** WHAT TO WORK ON **
Write out again only the lines that run from the start of the entries to the line containing "The composite trapezoidal rule for ∫_0.3088^2.2635", both included.

Stored data entries:
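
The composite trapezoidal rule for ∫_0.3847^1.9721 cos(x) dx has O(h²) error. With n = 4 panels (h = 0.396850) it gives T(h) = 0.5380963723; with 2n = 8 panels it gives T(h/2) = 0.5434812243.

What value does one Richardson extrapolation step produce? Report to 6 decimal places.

0.545276

r = 2, so 2^r = 4.
4×0.5434812243 = 2.1739248972; subtract 0.5380963723 → 1.6358285249
Denominator 4 − 1 = 3.
So the Richardson estimate is 0.5452761750.
Correction |R − A(h/2)| = 1.795e-03; gap |A(h/2) − A(h)| = 5.385e-03.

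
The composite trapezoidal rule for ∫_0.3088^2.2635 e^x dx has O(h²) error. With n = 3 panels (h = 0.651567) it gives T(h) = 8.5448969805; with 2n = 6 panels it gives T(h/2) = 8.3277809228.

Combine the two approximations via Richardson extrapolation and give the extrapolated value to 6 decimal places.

r = 2: numerator weight 4, denominator 3.
Numerator 4×A(h/2) − A(h) = 4×8.3277809228 − 8.5448969805 = 24.7662267107
Denominator 4 − 1 = 3.
Result: 8.2554089036
Gap between inputs: 2.171e-01; correction applied: −0.0723720192.

8.255409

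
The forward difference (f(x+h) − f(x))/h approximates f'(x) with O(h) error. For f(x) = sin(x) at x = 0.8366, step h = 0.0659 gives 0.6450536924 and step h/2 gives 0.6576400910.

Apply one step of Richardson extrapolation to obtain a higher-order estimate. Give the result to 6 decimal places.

0.670226

With r = 1 the leading error scales as h^1, so the weight is 2^1 = 2.
Weighted: 1.3152801820 − 0.6450536924 = 0.6702264896
R = 0.6702264896/1 = 0.6702264896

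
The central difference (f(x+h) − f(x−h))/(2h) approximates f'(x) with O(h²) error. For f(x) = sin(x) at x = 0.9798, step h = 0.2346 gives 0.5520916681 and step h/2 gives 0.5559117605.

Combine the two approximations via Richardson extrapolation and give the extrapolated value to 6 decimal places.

0.557185

r = 2, so 2^r = 4.
Difference of the inputs: 0.5559117605 − 0.5520916681 = 0.0038200924
Correction (A(h/2) − A(h))/(4 − 1) = 0.0038200924/3 = 0.0012733641
R = A(h/2) + (A(h/2) − A(h))/3 = 0.5559117605 + 0.0012733641 = 0.5571851246
Correction |R − A(h/2)| = 1.273e-03; gap |A(h/2) − A(h)| = 3.820e-03.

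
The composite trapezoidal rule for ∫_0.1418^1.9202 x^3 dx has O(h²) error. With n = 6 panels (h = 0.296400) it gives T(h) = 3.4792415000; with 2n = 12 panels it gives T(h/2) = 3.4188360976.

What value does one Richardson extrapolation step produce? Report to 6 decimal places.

Error is O(h^2); halving h shrinks it by 2^2 = 4.
2^2 × A(h/2) = 13.6753443904; minus A(h) gives 10.1961028904.
R = 10.1961028904/3 = 3.3987009635
Correction |R − A(h/2)| = 2.014e-02; gap |A(h/2) − A(h)| = 6.041e-02.

3.398701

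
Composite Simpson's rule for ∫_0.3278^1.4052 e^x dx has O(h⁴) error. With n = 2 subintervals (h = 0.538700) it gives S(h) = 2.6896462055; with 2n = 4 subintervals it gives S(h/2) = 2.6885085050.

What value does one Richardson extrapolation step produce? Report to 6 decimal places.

Leading term ∝ h^4; use weight 16 = 2^4.
Weighted: 43.0161360800 − 2.6896462055 = 40.3264898745
R = 40.3264898745/15 = 2.6884326583
Correction |R − A(h/2)| = 7.585e-05; gap |A(h/2) − A(h)| = 1.138e-03.

2.688433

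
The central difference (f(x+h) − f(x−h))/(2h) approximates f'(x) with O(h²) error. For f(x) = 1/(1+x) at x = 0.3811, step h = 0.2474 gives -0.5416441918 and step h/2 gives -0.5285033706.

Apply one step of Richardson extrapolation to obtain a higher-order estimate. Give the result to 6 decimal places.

Order 2 gives 2^r = 4 and 2^r − 1 = 3.
A(h/2) − A(h) = -0.5285033706 − (-0.5416441918) = 0.0131408212
Divide by 2^2 − 1 = 3: 0.0131408212/3 = 0.0043802737
R = -0.5285033706 + 0.0043802737 = -0.5241230969
Shift from A(h/2): +0.0043802737.

-0.524123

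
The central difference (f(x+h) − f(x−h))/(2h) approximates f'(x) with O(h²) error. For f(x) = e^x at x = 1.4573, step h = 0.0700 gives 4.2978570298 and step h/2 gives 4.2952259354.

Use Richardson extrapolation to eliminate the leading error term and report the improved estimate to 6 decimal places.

4.294349

Order 2 gives 2^r = 4 and 2^r − 1 = 3.
Top: 4(4.2952259354) − (4.2978570298) = 12.8830467118
Divide by 2^2 − 1 = 3.
R = 12.8830467118/3 = 4.2943489039
Shift from A(h/2): −0.0008770315.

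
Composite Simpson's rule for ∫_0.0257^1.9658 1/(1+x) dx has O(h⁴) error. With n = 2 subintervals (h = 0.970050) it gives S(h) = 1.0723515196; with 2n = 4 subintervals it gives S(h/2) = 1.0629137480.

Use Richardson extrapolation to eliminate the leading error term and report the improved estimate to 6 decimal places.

1.062285

Order 4 gives 2^r = 16 and 2^r − 1 = 15.
16·1.0629137480 = 17.0066199680; 17.0066199680 − 1.0723515196 = 15.9342684484
(16·1.0629137480 − 1.0723515196)/(16 − 1) = 1.0622845632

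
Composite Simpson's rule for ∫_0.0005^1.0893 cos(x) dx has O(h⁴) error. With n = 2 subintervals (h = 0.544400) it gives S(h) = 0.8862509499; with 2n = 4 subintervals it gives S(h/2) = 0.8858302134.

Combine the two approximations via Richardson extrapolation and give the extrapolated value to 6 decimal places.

Method order is 4; weight 2^4 = 16.
Numerator 16×A(h/2) − A(h) = 16×0.8858302134 − 0.8862509499 = 13.2870324645
Denominator 16 − 1 = 15.
Result: 0.8858021643

0.885802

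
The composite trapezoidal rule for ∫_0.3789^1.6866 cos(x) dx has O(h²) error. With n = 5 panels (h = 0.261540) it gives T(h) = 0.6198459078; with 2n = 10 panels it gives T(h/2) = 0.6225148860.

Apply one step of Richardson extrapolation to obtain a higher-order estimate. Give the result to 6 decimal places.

0.623405

r = 2: numerator weight 4, denominator 3.
4 × 0.6225148860 = 2.4900595440; 2.4900595440 − 0.6198459078 = 1.8702136362
1.8702136362 ÷ 3 = 0.6234045454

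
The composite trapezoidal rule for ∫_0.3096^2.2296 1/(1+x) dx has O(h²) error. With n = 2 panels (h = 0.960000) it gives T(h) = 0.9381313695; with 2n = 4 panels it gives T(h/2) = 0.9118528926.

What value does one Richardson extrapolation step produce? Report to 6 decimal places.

With r = 2 the leading error scales as h^2, so the weight is 2^2 = 4.
Difference of the inputs: 0.9118528926 − 0.9381313695 = -0.0262784769
Correction (A(h/2) − A(h))/(4 − 1) = (-0.0262784769)/3 = -0.0087594923
R = A(h/2) + (A(h/2) − A(h))/3 = 0.9118528926 − 0.0087594923 = 0.9030934003

0.903093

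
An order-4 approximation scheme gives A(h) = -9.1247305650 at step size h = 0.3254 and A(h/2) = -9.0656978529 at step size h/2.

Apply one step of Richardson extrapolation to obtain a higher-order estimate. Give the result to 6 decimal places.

-9.061762

r = 4: numerator weight 16, denominator 15.
Numerator 16*A(h/2) − A(h) = 16*(-9.0656978529) − (-9.1247305650) = -135.9264350814
R = (-135.9264350814)/15 = -9.0617623388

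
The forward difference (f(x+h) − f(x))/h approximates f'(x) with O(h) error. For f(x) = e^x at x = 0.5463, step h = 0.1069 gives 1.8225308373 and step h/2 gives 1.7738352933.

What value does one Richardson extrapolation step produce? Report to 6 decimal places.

With r = 1 the leading error scales as h^1, so the weight is 2^1 = 2.
Numerator 2·A(h/2) − A(h) = 2·1.7738352933 − 1.8225308373 = 1.7251397493
Divide by 2^1 − 1 = 1.
R = 1.7251397493/1 = 1.7251397493

1.725140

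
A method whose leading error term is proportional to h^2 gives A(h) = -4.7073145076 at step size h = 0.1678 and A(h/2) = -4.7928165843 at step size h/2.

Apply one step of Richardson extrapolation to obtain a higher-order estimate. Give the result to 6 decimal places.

-4.821317

Method order is 2; weight 2^2 = 4.
Top: 4(-4.7928165843) − (-4.7073145076) = -14.4639518296
(4*(-4.7928165843) − (-4.7073145076))/(4 − 1) = -4.8213172765
Correction |R − A(h/2)| = 2.850e-02; gap |A(h/2) − A(h)| = 8.550e-02.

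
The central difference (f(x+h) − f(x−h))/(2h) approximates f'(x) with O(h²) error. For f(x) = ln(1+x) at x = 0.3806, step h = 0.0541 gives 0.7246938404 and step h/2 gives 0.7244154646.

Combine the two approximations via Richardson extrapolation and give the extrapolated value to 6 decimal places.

Method order is 2; weight 2^2 = 4.
2^2×A(h/2) = 2.8976618584; minus A(h) gives 2.1729680180.
Divide by 2^2 − 1 = 3.
R = 2.1729680180/3 = 0.7243226727

0.724323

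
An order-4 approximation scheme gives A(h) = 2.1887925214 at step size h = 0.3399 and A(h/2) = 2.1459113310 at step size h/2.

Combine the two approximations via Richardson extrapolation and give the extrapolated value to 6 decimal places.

Leading term ∝ h^4; use weight 16 = 2^4.
Top: 16(2.1459113310) − (2.1887925214) = 32.1457887746
Extrapolated: 32.1457887746 / 15 = 2.1430525850

2.143053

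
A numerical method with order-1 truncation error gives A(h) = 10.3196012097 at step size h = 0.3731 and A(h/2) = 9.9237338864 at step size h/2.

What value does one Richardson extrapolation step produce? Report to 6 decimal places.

9.527867

Leading term ∝ h^1; use weight 2 = 2^1.
Weighted: 19.8474677728 − 10.3196012097 = 9.5278665631
Divide by 2^1 − 1 = 1.
So the Richardson estimate is 9.5278665631.
Shift from A(h/2): −0.3958673233.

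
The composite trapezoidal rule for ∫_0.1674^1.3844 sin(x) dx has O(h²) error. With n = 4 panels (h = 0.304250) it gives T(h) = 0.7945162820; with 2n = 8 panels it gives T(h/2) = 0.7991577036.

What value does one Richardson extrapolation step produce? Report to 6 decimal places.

Leading term ∝ h^2; use weight 4 = 2^2.
4×0.7991577036 = 3.1966308144; subtract 0.7945162820 → 2.4021145324
Denominator 4 − 1 = 3.
Result: 0.8007048441

0.800705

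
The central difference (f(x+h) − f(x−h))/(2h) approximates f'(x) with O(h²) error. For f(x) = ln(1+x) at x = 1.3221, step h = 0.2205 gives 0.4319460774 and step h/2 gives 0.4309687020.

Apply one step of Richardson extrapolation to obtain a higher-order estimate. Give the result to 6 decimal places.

0.430643

Order 2 gives 2^r = 4 and 2^r − 1 = 3.
4×0.4309687020 = 1.7238748080; 1.7238748080 − 0.4319460774 = 1.2919287306
Denominator 4 − 1 = 3.
Result: 0.4306429102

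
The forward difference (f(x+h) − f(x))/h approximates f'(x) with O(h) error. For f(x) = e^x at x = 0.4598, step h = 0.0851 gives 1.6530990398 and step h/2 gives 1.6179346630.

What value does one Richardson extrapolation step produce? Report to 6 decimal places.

Leading term ∝ h^1; use weight 2 = 2^1.
Numerator 2 × A(h/2) − A(h) = 2 × 1.6179346630 − 1.6530990398 = 1.5827702862
(2 × 1.6179346630 − 1.6530990398)/(2 − 1) = 1.5827702862

1.582770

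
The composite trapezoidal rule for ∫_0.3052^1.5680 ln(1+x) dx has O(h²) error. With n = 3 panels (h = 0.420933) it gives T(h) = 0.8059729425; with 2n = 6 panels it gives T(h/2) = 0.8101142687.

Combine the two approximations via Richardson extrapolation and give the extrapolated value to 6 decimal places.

0.811495

Order 2 gives 2^r = 4 and 2^r − 1 = 3.
4*0.8101142687 − 0.8059729425 = 2.4344841323
Denominator 4 − 1 = 3.
Result: 0.8114947108
Gap between inputs: 4.141e-03; correction applied: +0.0013804421.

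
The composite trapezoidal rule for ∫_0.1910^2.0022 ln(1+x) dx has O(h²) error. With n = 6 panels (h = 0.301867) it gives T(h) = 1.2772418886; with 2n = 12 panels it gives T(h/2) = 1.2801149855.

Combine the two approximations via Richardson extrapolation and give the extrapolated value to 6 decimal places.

1.281073

Method order is 2; weight 2^2 = 4.
Numerator 4*A(h/2) − A(h) = 4*1.2801149855 − 1.2772418886 = 3.8432180534
Divide by 2^2 − 1 = 3.
Result: 1.2810726845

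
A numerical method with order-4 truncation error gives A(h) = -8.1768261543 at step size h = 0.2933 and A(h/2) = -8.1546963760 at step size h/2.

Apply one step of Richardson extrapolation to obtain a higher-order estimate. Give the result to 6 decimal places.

With r = 4 the leading error scales as h^4, so the weight is 2^4 = 16.
Top: 16(-8.1546963760) − (-8.1768261543) = -122.2983158617
(16·(-8.1546963760) − (-8.1768261543))/(16 − 1) = -8.1532210574
Correction |R − A(h/2)| = 1.475e-03; gap |A(h/2) − A(h)| = 2.213e-02.

-8.153221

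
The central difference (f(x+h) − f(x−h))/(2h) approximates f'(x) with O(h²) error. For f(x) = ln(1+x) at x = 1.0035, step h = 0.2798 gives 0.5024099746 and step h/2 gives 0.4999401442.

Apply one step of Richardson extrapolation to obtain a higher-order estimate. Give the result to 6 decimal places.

0.499117

With r = 2 the leading error scales as h^2, so the weight is 2^2 = 4.
4*0.4999401442 = 1.9997605768; 1.9997605768 − 0.5024099746 = 1.4973506022
1.4973506022 ÷ 3 = 0.4991168674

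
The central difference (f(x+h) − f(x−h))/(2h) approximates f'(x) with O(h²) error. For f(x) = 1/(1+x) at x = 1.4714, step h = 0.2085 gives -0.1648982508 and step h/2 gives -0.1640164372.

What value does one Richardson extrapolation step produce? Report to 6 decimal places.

Leading term ∝ h^2; use weight 4 = 2^2.
Top: 4(-0.1640164372) − (-0.1648982508) = -0.4911674980
Divide by 2^2 − 1 = 3.
(4×(-0.1640164372) − (-0.1648982508))/(4 − 1) = -0.1637224993

-0.163722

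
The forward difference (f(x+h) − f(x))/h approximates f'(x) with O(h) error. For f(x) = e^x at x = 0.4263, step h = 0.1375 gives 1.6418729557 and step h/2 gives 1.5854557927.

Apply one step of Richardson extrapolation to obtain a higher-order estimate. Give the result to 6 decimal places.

Leading term ∝ h^1; use weight 2 = 2^1.
Weighted: 3.1709115854 − 1.6418729557 = 1.5290386297
Divide by 2^1 − 1 = 1.
So the Richardson estimate is 1.5290386297.

1.529039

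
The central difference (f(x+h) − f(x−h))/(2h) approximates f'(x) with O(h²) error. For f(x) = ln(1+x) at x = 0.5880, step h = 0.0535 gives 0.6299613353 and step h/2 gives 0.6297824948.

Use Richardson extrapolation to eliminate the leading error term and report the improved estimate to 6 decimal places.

0.629723

Leading term ∝ h^2; use weight 4 = 2^2.
2^2 × A(h/2) = 2.5191299792; minus A(h) gives 1.8891686439.
Denominator 4 − 1 = 3.
So the Richardson estimate is 0.6297228813.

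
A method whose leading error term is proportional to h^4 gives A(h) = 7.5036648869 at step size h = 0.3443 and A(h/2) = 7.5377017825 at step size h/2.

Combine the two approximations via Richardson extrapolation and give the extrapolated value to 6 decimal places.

7.539971

Error is O(h^4); halving h shrinks it by 2^4 = 16.
Numerator 16 × A(h/2) − A(h) = 16 × 7.5377017825 − 7.5036648869 = 113.0995636331
Extrapolated: 113.0995636331 / 15 = 7.5399709089
Gap between inputs: 3.404e-02; correction applied: +0.0022691264.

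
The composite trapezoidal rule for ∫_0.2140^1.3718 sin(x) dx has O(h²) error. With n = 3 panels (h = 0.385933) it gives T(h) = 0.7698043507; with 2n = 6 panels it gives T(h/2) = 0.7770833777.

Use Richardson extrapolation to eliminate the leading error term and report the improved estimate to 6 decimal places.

Error is O(h^2); halving h shrinks it by 2^2 = 4.
4×0.7770833777 = 3.1083335108; 3.1083335108 − 0.7698043507 = 2.3385291601
Divide by 2^2 − 1 = 3.
2.3385291601 ÷ 3 = 0.7795097200
Shift from A(h/2): +0.0024263423.

0.779510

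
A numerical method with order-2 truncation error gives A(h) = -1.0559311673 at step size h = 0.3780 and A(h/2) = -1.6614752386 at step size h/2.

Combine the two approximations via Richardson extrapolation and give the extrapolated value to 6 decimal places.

r = 2, so 2^r = 4.
Top: 4(-1.6614752386) − (-1.0559311673) = -5.5899697871
Denominator 4 − 1 = 3.
Extrapolated: (-5.5899697871) / 3 = -1.8633232624

-1.863323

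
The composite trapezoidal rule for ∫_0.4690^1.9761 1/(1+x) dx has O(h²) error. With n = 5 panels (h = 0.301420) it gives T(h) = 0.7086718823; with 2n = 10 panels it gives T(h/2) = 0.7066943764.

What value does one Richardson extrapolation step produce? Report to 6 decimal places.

0.706035

The method has order 2: 2^2 = 4.
Numerator 4 × A(h/2) − A(h) = 4 × 0.7066943764 − 0.7086718823 = 2.1181056233
Denominator 4 − 1 = 3.
So the Richardson estimate is 0.7060352078.
Shift from A(h/2): −0.0006591686.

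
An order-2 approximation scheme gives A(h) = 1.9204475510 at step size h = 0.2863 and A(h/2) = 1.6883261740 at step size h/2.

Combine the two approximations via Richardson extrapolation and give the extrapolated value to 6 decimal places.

Leading term ∝ h^2; use weight 4 = 2^2.
4·1.6883261740 = 6.7533046960; 6.7533046960 − 1.9204475510 = 4.8328571450
R = 4.8328571450/3 = 1.6109523817
Gap between inputs: 2.321e-01; correction applied: −0.0773737923.

1.610952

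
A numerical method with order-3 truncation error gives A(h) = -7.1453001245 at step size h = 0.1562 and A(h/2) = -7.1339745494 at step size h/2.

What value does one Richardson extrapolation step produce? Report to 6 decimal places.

Method order is 3; weight 2^3 = 8.
8*(-7.1339745494) = -57.0717963952; (-57.0717963952) − (-7.1453001245) = -49.9264962707
Denominator 8 − 1 = 7.
Extrapolated: (-49.9264962707) / 7 = -7.1323566101
Correction |R − A(h/2)| = 1.618e-03; gap |A(h/2) − A(h)| = 1.133e-02.

-7.132357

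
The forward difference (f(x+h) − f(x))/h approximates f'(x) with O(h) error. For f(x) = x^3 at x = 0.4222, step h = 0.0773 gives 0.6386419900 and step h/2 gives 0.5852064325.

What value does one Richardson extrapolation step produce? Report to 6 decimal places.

0.531771

Order 1 gives 2^r = 2 and 2^r − 1 = 1.
2^1*A(h/2) = 1.1704128650; minus A(h) gives 0.5317708750.
Denominator 2 − 1 = 1.
0.5317708750 ÷ 1 = 0.5317708750
Gap between inputs: 5.344e-02; correction applied: −0.0534355575.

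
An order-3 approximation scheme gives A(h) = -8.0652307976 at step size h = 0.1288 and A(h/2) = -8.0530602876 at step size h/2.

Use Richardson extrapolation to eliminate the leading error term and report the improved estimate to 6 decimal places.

With r = 3 the leading error scales as h^3, so the weight is 2^3 = 8.
8*(-8.0530602876) = -64.4244823008; (-64.4244823008) − (-8.0652307976) = -56.3592515032
Denominator 8 − 1 = 7.
R = (-56.3592515032)/7 = -8.0513216433

-8.051322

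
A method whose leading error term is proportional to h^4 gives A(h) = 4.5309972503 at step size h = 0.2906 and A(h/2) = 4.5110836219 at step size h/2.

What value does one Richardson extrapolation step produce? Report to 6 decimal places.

4.509756

Error is O(h^4); halving h shrinks it by 2^4 = 16.
Weighted: 72.1773379504 − 4.5309972503 = 67.6463407001
Divide by 2^4 − 1 = 15.
So the Richardson estimate is 4.5097560467.
Gap between inputs: 1.991e-02; correction applied: −0.0013275752.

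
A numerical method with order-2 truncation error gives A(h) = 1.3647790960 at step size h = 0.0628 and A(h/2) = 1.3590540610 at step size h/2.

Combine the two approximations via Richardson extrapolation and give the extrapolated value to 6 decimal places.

r = 2, so 2^r = 4.
4 × 1.3590540610 − 1.3647790960 = 4.0714371480
Divide by 2^2 − 1 = 3.
So the Richardson estimate is 1.3571457160.

1.357146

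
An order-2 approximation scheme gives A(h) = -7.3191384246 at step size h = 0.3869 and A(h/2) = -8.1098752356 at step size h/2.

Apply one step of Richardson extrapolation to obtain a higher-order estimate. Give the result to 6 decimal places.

-8.373454

The method has order 2: 2^2 = 4.
Numerator 4×A(h/2) − A(h) = 4×(-8.1098752356) − (-7.3191384246) = -25.1203625178
(4×(-8.1098752356) − (-7.3191384246))/(4 − 1) = -8.3734541726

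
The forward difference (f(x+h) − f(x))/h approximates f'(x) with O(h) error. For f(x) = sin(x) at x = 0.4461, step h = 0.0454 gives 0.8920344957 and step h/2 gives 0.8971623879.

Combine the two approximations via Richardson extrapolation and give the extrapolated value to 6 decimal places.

0.902290

With r = 1 the leading error scales as h^1, so the weight is 2^1 = 2.
Top: 2(0.8971623879) − (0.8920344957) = 0.9022902801
(2*0.8971623879 − 0.8920344957)/(2 − 1) = 0.9022902801
Shift from A(h/2): +0.0051278922.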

** EXERCISE SOLUTION **
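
The composite trapezoidal rule for ∫_0.3847^1.9721 cos(x) dx has O(h²) error. With n = 4 panels (h = 0.396850) it gives T(h) = 0.5380963723; with 2n = 8 panels it gives T(h/2) = 0.5434812243.

What value does one Richardson extrapolation step produce? Report to 6 decimal places.

0.545276

r = 2, so 2^r = 4.
4×0.5434812243 = 2.1739248972; subtract 0.5380963723 → 1.6358285249
Denominator 4 − 1 = 3.
So the Richardson estimate is 0.5452761750.
Correction |R − A(h/2)| = 1.795e-03; gap |A(h/2) − A(h)| = 5.385e-03.

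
The composite trapezoidal rule for ∫_0.3088^2.2635 e^x dx has O(h²) error. With n = 3 panels (h = 0.651567) it gives T(h) = 8.5448969805; with 2n = 6 panels it gives T(h/2) = 8.3277809228.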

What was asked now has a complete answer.